Directions:
Write down nothing except how many lines in the entries contain "return".

[Stored data entries]
=== Section Start ===
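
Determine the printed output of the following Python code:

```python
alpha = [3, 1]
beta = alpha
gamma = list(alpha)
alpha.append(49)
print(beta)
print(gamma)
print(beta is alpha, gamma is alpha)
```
[3, 1, 49]
[3, 1]
True False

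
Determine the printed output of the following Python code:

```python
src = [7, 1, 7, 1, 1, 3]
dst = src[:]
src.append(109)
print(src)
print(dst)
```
[7, 1, 7, 1, 1, 3, 109]
[7, 1, 7, 1, 1, 3]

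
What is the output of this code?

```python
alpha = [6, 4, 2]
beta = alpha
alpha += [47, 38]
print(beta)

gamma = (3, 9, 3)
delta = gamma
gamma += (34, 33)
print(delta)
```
[6, 4, 2, 47, 38]
(3, 9, 3)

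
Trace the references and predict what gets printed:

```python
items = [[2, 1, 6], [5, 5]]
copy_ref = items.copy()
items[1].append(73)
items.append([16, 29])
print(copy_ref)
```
[[2, 1, 6], [5, 5, 73]]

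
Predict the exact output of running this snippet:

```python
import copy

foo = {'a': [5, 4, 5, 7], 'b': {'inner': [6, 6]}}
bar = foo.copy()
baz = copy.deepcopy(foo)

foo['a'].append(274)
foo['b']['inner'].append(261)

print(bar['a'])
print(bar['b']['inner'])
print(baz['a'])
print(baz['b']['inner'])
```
[5, 4, 5, 7, 274]
[6, 6, 261]
[5, 4, 5, 7]
[6, 6]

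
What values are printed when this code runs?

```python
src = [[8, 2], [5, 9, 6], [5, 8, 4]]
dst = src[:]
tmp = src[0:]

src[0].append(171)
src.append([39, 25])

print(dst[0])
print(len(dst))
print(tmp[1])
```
[8, 2, 171]
3
[5, 9, 6]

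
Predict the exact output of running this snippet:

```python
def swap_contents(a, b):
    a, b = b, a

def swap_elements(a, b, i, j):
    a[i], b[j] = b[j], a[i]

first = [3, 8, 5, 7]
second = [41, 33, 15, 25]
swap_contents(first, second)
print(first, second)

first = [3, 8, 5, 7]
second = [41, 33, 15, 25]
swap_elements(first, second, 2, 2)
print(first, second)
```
[3, 8, 5, 7] [41, 33, 15, 25]
[3, 8, 15, 7] [41, 33, 5, 25]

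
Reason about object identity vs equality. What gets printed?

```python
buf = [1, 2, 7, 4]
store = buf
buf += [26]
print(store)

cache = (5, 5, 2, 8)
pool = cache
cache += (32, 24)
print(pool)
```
[1, 2, 7, 4, 26]
(5, 5, 2, 8)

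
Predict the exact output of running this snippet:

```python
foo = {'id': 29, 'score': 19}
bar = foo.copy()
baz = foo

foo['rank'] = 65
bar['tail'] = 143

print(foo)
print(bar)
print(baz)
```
{'id': 29, 'score': 19, 'rank': 65}
{'id': 29, 'score': 19, 'tail': 143}
{'id': 29, 'score': 19, 'rank': 65}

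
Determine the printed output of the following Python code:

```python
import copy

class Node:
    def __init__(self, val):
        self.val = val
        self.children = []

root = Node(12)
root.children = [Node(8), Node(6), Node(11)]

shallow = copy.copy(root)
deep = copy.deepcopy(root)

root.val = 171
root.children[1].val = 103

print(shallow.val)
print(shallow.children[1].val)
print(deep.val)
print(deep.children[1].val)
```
12
103
12
6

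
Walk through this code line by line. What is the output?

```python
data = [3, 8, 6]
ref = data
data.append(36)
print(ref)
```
[3, 8, 6, 36]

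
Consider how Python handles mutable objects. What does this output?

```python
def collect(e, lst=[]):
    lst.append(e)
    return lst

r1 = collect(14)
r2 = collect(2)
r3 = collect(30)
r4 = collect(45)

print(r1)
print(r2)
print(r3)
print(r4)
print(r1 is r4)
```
[14, 2, 30, 45]
[14, 2, 30, 45]
[14, 2, 30, 45]
[14, 2, 30, 45]
True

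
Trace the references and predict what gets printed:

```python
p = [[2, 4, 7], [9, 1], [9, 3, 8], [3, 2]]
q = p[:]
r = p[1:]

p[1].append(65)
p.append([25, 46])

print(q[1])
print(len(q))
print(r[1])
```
[9, 1, 65]
4
[9, 3, 8]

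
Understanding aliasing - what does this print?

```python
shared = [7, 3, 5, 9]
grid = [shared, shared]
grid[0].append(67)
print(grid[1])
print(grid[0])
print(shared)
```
[7, 3, 5, 9, 67]
[7, 3, 5, 9, 67]
[7, 3, 5, 9, 67]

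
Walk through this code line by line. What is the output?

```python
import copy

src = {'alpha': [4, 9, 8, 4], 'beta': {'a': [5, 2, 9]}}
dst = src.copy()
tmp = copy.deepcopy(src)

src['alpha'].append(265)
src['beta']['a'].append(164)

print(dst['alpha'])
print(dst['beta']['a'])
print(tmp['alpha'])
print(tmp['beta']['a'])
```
[4, 9, 8, 4, 265]
[5, 2, 9, 164]
[4, 9, 8, 4]
[5, 2, 9]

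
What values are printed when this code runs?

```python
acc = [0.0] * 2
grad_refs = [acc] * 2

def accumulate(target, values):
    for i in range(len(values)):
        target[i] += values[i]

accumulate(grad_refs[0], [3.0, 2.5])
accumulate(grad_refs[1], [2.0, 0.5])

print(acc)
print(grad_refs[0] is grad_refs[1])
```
[5.0, 3.0]
True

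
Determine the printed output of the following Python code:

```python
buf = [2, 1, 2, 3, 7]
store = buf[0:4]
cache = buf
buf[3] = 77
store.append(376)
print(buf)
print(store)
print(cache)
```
[2, 1, 2, 77, 7]
[2, 1, 2, 3, 376]
[2, 1, 2, 77, 7]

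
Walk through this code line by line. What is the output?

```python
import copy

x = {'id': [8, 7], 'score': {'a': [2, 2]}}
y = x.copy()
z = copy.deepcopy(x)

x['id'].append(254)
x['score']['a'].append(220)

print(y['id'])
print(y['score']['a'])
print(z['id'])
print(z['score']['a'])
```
[8, 7, 254]
[2, 2, 220]
[8, 7]
[2, 2]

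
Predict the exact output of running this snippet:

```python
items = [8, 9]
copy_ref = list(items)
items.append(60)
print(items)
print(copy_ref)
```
[8, 9, 60]
[8, 9]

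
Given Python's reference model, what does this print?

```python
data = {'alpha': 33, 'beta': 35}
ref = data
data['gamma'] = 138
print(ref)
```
{'alpha': 33, 'beta': 35, 'gamma': 138}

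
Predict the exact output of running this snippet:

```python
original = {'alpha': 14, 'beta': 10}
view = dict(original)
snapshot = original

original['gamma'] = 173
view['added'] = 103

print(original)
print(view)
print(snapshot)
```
{'alpha': 14, 'beta': 10, 'gamma': 173}
{'alpha': 14, 'beta': 10, 'added': 103}
{'alpha': 14, 'beta': 10, 'gamma': 173}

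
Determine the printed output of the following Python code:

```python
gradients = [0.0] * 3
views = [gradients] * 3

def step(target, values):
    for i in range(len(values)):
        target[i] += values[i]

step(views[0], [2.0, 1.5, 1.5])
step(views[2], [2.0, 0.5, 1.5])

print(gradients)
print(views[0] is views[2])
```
[4.0, 2.0, 3.0]
True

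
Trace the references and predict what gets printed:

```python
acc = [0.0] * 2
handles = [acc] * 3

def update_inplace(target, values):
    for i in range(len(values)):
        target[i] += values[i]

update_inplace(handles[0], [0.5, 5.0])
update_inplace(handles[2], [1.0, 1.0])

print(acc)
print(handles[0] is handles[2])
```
[1.5, 6.0]
True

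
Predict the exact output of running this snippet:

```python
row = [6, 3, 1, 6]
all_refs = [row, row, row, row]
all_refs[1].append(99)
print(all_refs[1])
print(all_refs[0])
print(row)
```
[6, 3, 1, 6, 99]
[6, 3, 1, 6, 99]
[6, 3, 1, 6, 99]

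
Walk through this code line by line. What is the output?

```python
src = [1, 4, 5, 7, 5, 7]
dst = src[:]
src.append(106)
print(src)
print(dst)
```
[1, 4, 5, 7, 5, 7, 106]
[1, 4, 5, 7, 5, 7]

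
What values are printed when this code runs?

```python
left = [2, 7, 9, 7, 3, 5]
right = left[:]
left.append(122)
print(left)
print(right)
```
[2, 7, 9, 7, 3, 5, 122]
[2, 7, 9, 7, 3, 5]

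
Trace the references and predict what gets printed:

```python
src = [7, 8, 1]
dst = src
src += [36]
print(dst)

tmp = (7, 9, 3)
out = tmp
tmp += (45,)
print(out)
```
[7, 8, 1, 36]
(7, 9, 3)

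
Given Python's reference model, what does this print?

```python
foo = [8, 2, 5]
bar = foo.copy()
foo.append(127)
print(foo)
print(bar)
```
[8, 2, 5, 127]
[8, 2, 5]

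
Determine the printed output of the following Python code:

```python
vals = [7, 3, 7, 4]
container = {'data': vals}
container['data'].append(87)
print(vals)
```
[7, 3, 7, 4, 87]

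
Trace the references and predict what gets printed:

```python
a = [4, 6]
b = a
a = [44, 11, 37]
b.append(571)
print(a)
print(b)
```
[44, 11, 37]
[4, 6, 571]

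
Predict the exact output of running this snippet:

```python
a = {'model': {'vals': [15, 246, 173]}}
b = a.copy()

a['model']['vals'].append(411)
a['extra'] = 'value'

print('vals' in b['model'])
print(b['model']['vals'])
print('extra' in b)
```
True
[15, 246, 173, 411]
False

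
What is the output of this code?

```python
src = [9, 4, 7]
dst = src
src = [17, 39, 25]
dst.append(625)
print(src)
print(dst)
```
[17, 39, 25]
[9, 4, 7, 625]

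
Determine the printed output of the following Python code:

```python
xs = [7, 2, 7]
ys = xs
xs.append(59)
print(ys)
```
[7, 2, 7, 59]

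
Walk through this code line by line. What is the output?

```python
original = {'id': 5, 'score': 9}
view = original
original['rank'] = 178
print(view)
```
{'id': 5, 'score': 9, 'rank': 178}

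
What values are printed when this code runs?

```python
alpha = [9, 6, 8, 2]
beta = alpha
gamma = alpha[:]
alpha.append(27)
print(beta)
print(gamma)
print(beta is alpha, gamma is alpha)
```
[9, 6, 8, 2, 27]
[9, 6, 8, 2]
True False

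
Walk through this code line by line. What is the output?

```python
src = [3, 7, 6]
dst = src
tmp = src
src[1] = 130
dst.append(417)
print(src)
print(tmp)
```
[3, 130, 6, 417]
[3, 130, 6, 417]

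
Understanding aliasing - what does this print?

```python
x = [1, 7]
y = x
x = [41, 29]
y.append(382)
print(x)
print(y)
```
[41, 29]
[1, 7, 382]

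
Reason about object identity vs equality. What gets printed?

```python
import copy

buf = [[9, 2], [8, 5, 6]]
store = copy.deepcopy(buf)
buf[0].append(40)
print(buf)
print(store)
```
[[9, 2, 40], [8, 5, 6]]
[[9, 2], [8, 5, 6]]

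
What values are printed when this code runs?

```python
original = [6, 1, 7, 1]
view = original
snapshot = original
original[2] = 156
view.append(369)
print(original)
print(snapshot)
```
[6, 1, 156, 1, 369]
[6, 1, 156, 1, 369]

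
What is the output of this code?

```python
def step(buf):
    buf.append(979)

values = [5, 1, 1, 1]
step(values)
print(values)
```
[5, 1, 1, 1, 979]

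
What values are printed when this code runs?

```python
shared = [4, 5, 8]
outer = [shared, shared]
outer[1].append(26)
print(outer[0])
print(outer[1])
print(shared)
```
[4, 5, 8, 26]
[4, 5, 8, 26]
[4, 5, 8, 26]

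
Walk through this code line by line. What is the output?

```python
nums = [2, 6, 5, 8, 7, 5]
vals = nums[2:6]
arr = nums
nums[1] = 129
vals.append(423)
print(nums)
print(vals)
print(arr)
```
[2, 129, 5, 8, 7, 5]
[5, 8, 7, 5, 423]
[2, 129, 5, 8, 7, 5]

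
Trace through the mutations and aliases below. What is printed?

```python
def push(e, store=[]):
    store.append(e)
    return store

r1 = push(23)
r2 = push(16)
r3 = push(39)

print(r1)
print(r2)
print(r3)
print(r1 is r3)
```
[23, 16, 39]
[23, 16, 39]
[23, 16, 39]
True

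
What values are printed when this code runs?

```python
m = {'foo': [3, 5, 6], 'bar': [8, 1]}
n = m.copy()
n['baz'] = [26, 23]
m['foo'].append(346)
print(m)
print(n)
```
{'foo': [3, 5, 6, 346], 'bar': [8, 1]}
{'foo': [3, 5, 6, 346], 'bar': [8, 1], 'baz': [26, 23]}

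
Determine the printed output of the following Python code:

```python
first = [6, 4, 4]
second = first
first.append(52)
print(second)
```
[6, 4, 4, 52]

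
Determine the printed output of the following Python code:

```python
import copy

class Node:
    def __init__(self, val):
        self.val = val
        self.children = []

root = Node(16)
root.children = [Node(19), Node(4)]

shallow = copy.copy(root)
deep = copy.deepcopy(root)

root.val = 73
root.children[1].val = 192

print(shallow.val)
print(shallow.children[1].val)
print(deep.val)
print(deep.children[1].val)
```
16
192
16
4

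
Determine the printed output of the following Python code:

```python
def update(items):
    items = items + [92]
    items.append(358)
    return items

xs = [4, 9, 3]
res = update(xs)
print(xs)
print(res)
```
[4, 9, 3]
[4, 9, 3, 92, 358]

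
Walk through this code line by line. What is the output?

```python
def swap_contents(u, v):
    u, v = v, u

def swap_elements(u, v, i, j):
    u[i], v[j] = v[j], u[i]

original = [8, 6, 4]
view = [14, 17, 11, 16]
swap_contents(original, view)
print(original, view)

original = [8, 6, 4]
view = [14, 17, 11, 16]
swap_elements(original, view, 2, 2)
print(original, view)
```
[8, 6, 4] [14, 17, 11, 16]
[8, 6, 11] [14, 17, 4, 16]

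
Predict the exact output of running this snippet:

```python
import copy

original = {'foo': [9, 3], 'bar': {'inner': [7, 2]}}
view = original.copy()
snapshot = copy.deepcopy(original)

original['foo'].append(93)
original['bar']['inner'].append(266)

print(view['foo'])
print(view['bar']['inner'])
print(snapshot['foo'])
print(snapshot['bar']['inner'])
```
[9, 3, 93]
[7, 2, 266]
[9, 3]
[7, 2]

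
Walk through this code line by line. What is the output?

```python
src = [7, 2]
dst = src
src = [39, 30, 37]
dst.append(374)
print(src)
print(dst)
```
[39, 30, 37]
[7, 2, 374]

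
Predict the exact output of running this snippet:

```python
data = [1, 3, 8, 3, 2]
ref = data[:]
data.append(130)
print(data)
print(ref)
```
[1, 3, 8, 3, 2, 130]
[1, 3, 8, 3, 2]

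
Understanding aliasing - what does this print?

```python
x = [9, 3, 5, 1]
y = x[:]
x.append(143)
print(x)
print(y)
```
[9, 3, 5, 1, 143]
[9, 3, 5, 1]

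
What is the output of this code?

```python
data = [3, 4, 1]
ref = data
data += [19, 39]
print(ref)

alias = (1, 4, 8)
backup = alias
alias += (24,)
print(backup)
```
[3, 4, 1, 19, 39]
(1, 4, 8)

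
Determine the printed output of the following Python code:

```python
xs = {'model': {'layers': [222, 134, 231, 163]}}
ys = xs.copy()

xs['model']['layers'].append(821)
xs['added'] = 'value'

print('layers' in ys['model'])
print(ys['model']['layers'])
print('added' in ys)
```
True
[222, 134, 231, 163, 821]
False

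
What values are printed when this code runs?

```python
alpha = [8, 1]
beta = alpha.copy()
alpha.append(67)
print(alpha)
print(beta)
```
[8, 1, 67]
[8, 1]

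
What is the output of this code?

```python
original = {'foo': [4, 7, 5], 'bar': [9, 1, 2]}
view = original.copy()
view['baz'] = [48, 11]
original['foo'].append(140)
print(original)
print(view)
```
{'foo': [4, 7, 5, 140], 'bar': [9, 1, 2]}
{'foo': [4, 7, 5, 140], 'bar': [9, 1, 2], 'baz': [48, 11]}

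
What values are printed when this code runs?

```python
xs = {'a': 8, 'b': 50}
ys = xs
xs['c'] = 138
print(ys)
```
{'a': 8, 'b': 50, 'c': 138}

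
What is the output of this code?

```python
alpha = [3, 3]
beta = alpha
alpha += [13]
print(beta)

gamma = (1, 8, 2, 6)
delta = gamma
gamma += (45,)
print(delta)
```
[3, 3, 13]
(1, 8, 2, 6)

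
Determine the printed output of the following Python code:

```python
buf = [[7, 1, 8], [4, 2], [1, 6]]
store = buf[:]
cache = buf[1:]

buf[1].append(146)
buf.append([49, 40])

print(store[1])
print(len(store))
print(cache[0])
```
[4, 2, 146]
3
[4, 2, 146]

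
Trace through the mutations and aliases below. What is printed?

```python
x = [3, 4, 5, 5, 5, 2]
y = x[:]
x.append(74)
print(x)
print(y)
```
[3, 4, 5, 5, 5, 2, 74]
[3, 4, 5, 5, 5, 2]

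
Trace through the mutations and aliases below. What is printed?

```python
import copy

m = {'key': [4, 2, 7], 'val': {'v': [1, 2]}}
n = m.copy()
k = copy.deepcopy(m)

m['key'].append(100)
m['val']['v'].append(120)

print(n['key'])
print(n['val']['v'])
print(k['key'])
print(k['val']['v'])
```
[4, 2, 7, 100]
[1, 2, 120]
[4, 2, 7]
[1, 2]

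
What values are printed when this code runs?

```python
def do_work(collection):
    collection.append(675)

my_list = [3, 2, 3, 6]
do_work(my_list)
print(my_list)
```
[3, 2, 3, 6, 675]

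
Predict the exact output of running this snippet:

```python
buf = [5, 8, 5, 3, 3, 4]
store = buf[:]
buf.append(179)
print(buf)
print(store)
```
[5, 8, 5, 3, 3, 4, 179]
[5, 8, 5, 3, 3, 4]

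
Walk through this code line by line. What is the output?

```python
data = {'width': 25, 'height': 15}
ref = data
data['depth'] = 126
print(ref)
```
{'width': 25, 'height': 15, 'depth': 126}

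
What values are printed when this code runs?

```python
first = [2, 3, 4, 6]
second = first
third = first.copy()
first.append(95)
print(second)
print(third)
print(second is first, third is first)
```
[2, 3, 4, 6, 95]
[2, 3, 4, 6]
True False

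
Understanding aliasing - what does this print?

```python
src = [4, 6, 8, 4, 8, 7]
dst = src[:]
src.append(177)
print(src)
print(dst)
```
[4, 6, 8, 4, 8, 7, 177]
[4, 6, 8, 4, 8, 7]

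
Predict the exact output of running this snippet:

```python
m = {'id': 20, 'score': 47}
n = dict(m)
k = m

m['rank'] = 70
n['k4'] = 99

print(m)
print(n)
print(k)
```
{'id': 20, 'score': 47, 'rank': 70}
{'id': 20, 'score': 47, 'k4': 99}
{'id': 20, 'score': 47, 'rank': 70}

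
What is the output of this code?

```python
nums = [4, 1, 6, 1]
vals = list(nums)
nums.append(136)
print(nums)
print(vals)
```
[4, 1, 6, 1, 136]
[4, 1, 6, 1]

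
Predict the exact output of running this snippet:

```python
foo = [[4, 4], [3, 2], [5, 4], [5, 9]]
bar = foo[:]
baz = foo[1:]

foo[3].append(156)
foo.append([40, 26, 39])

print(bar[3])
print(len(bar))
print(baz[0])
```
[5, 9, 156]
4
[3, 2]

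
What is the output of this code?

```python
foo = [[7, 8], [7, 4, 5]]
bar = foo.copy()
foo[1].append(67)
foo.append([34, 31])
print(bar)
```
[[7, 8], [7, 4, 5, 67]]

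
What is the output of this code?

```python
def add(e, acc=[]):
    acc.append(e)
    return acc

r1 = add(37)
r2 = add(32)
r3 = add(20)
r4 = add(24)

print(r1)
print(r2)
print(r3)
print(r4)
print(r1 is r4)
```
[37, 32, 20, 24]
[37, 32, 20, 24]
[37, 32, 20, 24]
[37, 32, 20, 24]
True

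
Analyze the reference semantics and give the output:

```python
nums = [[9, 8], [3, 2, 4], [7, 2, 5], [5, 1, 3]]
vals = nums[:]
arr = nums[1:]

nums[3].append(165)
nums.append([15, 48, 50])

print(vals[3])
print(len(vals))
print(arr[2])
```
[5, 1, 3, 165]
4
[5, 1, 3, 165]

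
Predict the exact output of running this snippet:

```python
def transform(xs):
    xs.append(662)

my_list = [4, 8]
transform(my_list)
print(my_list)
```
[4, 8, 662]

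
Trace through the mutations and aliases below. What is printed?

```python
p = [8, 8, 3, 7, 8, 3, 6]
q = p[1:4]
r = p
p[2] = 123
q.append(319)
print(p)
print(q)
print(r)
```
[8, 8, 123, 7, 8, 3, 6]
[8, 3, 7, 319]
[8, 8, 123, 7, 8, 3, 6]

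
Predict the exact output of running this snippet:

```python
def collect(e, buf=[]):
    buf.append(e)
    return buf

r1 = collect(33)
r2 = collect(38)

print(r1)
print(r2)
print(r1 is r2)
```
[33, 38]
[33, 38]
True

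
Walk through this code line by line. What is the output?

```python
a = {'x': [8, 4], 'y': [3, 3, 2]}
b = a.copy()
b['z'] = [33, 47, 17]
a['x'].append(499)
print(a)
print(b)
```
{'x': [8, 4, 499], 'y': [3, 3, 2]}
{'x': [8, 4, 499], 'y': [3, 3, 2], 'z': [33, 47, 17]}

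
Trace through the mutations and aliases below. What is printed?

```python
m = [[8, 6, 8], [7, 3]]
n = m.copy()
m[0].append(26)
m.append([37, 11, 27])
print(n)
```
[[8, 6, 8, 26], [7, 3]]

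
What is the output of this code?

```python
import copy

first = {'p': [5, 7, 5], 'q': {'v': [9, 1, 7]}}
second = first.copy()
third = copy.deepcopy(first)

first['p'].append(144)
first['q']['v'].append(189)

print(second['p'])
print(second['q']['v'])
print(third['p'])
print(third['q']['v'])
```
[5, 7, 5, 144]
[9, 1, 7, 189]
[5, 7, 5]
[9, 1, 7]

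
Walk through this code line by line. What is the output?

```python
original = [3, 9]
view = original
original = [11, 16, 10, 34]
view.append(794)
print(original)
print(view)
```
[11, 16, 10, 34]
[3, 9, 794]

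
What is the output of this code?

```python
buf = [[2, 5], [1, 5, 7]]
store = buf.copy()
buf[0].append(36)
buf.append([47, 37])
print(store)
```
[[2, 5, 36], [1, 5, 7]]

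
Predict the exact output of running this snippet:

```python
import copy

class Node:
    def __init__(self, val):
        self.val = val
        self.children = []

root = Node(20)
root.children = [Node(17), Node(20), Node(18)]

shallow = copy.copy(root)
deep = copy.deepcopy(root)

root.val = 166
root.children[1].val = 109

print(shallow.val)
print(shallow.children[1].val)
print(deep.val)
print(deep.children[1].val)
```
20
109
20
20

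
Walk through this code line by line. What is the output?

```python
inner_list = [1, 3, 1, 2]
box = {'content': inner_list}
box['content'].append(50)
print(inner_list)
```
[1, 3, 1, 2, 50]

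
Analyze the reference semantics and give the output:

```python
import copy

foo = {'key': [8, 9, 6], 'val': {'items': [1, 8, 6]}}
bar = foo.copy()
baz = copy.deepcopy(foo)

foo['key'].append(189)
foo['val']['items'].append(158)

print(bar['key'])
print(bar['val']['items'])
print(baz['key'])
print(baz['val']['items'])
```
[8, 9, 6, 189]
[1, 8, 6, 158]
[8, 9, 6]
[1, 8, 6]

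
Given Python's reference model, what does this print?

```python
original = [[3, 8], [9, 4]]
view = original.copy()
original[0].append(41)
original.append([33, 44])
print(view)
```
[[3, 8, 41], [9, 4]]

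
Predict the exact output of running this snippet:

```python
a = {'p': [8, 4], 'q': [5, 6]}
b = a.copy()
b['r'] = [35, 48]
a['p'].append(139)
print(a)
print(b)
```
{'p': [8, 4, 139], 'q': [5, 6]}
{'p': [8, 4, 139], 'q': [5, 6], 'r': [35, 48]}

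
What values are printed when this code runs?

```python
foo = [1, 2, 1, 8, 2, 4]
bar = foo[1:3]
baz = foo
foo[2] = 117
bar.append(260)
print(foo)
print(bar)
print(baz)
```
[1, 2, 117, 8, 2, 4]
[2, 1, 260]
[1, 2, 117, 8, 2, 4]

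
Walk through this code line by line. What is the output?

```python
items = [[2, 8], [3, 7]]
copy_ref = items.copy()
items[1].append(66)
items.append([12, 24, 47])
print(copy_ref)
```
[[2, 8], [3, 7, 66]]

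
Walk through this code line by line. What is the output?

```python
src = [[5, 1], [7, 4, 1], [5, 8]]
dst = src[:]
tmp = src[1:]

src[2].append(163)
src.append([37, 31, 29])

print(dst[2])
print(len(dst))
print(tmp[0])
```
[5, 8, 163]
3
[7, 4, 1]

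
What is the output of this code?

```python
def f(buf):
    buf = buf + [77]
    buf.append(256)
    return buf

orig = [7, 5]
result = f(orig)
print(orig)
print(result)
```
[7, 5]
[7, 5, 77, 256]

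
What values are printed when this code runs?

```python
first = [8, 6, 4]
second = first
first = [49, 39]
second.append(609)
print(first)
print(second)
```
[49, 39]
[8, 6, 4, 609]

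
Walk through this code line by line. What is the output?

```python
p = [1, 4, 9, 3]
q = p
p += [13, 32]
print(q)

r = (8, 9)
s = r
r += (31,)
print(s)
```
[1, 4, 9, 3, 13, 32]
(8, 9)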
=== Section End ===
Answer box:
6